What is being asked:
Each record below is to be set down again precisely.

Data records:
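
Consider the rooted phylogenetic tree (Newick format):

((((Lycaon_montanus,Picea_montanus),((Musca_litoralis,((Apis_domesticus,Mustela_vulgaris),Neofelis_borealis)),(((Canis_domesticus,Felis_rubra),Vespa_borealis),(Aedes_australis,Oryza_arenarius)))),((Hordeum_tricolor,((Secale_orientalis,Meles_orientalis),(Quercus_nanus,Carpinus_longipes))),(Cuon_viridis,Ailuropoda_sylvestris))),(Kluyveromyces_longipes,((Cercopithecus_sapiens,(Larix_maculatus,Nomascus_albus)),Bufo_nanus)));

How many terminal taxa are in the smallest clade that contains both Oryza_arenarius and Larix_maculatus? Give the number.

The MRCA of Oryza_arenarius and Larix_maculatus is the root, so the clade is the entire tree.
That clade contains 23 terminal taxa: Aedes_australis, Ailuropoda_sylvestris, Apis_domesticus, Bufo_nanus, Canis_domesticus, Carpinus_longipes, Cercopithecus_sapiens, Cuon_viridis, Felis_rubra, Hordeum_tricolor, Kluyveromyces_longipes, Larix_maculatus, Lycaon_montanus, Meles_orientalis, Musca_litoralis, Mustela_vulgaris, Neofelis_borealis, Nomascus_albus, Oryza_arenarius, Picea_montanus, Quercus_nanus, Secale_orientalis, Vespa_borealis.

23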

Solution for this task:
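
Consider the rooted phylogenetic tree (Newick format):

((((Lycaon_montanus,Picea_montanus),((Musca_litoralis,((Apis_domesticus,Mustela_vulgaris),Neofelis_borealis)),(((Canis_domesticus,Felis_rubra),Vespa_borealis),(Aedes_australis,Oryza_arenarius)))),((Hordeum_tricolor,((Secale_orientalis,Meles_orientalis),(Quercus_nanus,Carpinus_longipes))),(Cuon_viridis,Ailuropoda_sylvestris))),(Kluyveromyces_longipes,((Cercopithecus_sapiens,(Larix_maculatus,Nomascus_albus)),Bufo_nanus)));

How many terminal taxa are in the smallest clade that contains both Oryza_arenarius and Larix_maculatus? Give the number.

The MRCA of Oryza_arenarius and Larix_maculatus is the root, so the clade is the entire tree.
That clade contains 23 terminal taxa: Aedes_australis, Ailuropoda_sylvestris, Apis_domesticus, Bufo_nanus, Canis_domesticus, Carpinus_longipes, Cercopithecus_sapiens, Cuon_viridis, Felis_rubra, Hordeum_tricolor, Kluyveromyces_longipes, Larix_maculatus, Lycaon_montanus, Meles_orientalis, Musca_litoralis, Mustela_vulgaris, Neofelis_borealis, Nomascus_albus, Oryza_arenarius, Picea_montanus, Quercus_nanus, Secale_orientalis, Vespa_borealis.

23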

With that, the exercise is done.